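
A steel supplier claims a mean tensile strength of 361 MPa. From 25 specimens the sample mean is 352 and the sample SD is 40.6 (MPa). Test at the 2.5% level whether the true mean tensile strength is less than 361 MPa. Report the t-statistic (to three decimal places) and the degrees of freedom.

t = -1.108, df = 24

H0: μ = 361; H1: μ < 361 (one-sample t-test, left-tailed).
t = (x̄ − μ₀)/(s/√n) = (352 − 361)/(40.6/√25) = -1.108
df = n − 1 = 24
p-value = P(T ≤ -1.108) ≈ 0.139
Since p ≈ 0.139 > α = 0.025, fail to reject H0; the evidence is not statistically significant.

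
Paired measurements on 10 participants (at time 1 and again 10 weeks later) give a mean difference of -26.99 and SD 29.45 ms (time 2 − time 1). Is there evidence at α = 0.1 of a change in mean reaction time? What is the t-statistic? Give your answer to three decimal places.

H0: μ_d = 0; H1: μ_d ≠ 0 (paired t-test on the differences, two-sided).
t = d̄/(s_d/√n) = -26.99/(29.45/√10) = -2.898
df = n − 1 = 9
Two-sided p-value ≈ 0.018
Since p ≈ 0.018 < α = 0.1, reject H0; the evidence is statistically significant.

-2.898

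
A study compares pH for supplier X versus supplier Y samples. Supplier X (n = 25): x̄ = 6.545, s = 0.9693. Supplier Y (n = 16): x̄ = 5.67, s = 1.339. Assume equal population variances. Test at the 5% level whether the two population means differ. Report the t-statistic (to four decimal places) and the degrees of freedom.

Let group 1 = supplier X, group 2 = supplier Y. H0: μ_1 = μ_2; H1: μ_1 ≠ μ_2 (two-sample pooled-variance t-test, two-sided).
s_p² = [(25−1)·0.9693² + (16−1)·1.339²]/(25+16−2) = 1.26776
t = (6.545 − 5.67)/√[1.26776·(1/25 + 1/16)] = 2.4273
df = n₁ + n₂ − 2 = 39
Two-sided p-value ≈ 0.0199
Since p ≈ 0.0199 < α = 0.05, reject H0; the evidence is statistically significant.

t = 2.4273, df = 39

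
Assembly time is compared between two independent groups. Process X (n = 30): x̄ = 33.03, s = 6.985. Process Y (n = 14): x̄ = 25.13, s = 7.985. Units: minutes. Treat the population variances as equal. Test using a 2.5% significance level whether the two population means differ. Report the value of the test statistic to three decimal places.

Let group 1 = process X, group 2 = process Y. H0: μ_1 = μ_2; H1: μ_1 ≠ μ_2 (two-sample pooled-variance t-test, two-sided).
s_p² = [(30−1)·6.985² + (14−1)·7.985²]/(30+14−2) = 53.4238
t = (33.03 − 25.13)/√[53.4238·(1/30 + 1/14)] = 3.339
df = n₁ + n₂ − 2 = 42
Two-sided p-value ≈ 0.0018
Since p ≈ 0.0018 < α = 0.025, reject H0; the evidence is statistically significant.

3.339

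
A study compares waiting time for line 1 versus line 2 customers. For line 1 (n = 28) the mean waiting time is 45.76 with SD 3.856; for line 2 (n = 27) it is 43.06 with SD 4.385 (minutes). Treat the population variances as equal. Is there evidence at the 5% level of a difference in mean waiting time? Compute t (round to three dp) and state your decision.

t = 2.427; reject H0

Let group 1 = line 1, group 2 = line 2. H0: μ_1 = μ_2; H1: μ_1 ≠ μ_2 (two-sample pooled-variance t-test, two-sided).
s_p² = [(28−1)·3.856² + (27−1)·4.385²]/(28+27−2) = 17.0074
t = (45.76 − 43.06)/√[17.0074·(1/28 + 1/27)] = 2.427
df = n₁ + n₂ − 2 = 53
Two-sided p-value ≈ 0.0186
Since p ≈ 0.0186 < α = 0.05, reject H0; the data support H1.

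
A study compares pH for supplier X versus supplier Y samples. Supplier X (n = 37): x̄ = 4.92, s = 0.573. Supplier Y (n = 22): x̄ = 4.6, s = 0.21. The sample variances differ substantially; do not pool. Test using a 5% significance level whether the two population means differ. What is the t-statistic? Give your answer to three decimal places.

3.068

Let group 1 = supplier X, group 2 = supplier Y. H0: μ_1 = μ_2; H1: μ_1 ≠ μ_2 (Welch's two-sample t-test, two-sided).
t = (x̄_1 − x̄_2)/√(s_1²/n_1 + s_2²/n_2) = (4.92 − 4.6)/√(0.573²/37 + 0.21²/22) = 3.068
Welch–Satterthwaite df ≈ 49.75
Two-sided p-value ≈ 0.0035
Since p ≈ 0.0035 < α = 0.05, reject H0; the evidence is statistically significant.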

....................

* TASK DIRECTIONS:
Everything from the line containing "A study compares waiting" to the end of the listing above must be returned exactly. Both end lines belong in it.

* TASK OUTPUT:
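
A study compares waiting time for line 1 versus line 2 customers. For line 1 (n = 28) the mean waiting time is 45.76 with SD 3.856; for line 2 (n = 27) it is 43.06 with SD 4.385 (minutes). Treat the population variances as equal. Is there evidence at the 5% level of a difference in mean waiting time? Compute t (round to three dp) and state your decision.

t = 2.427; reject H0

Let group 1 = line 1, group 2 = line 2. H0: μ_1 = μ_2; H1: μ_1 ≠ μ_2 (two-sample pooled-variance t-test, two-sided).
s_p² = [(28−1)·3.856² + (27−1)·4.385²]/(28+27−2) = 17.0074
t = (45.76 − 43.06)/√[17.0074·(1/28 + 1/27)] = 2.427
df = n₁ + n₂ − 2 = 53
Two-sided p-value ≈ 0.0186
Since p ≈ 0.0186 < α = 0.05, reject H0; the data support H1.

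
A study compares pH for supplier X versus supplier Y samples. Supplier X (n = 37): x̄ = 4.92, s = 0.573. Supplier Y (n = 22): x̄ = 4.6, s = 0.21. The sample variances differ substantially; do not pool. Test using a 5% significance level whether the two population means differ. What is the t-statistic? Give your answer to three decimal places.

3.068

Let group 1 = supplier X, group 2 = supplier Y. H0: μ_1 = μ_2; H1: μ_1 ≠ μ_2 (Welch's two-sample t-test, two-sided).
t = (x̄_1 − x̄_2)/√(s_1²/n_1 + s_2²/n_2) = (4.92 − 4.6)/√(0.573²/37 + 0.21²/22) = 3.068
Welch–Satterthwaite df ≈ 49.75
Two-sided p-value ≈ 0.0035
Since p ≈ 0.0035 < α = 0.05, reject H0; the evidence is statistically significant.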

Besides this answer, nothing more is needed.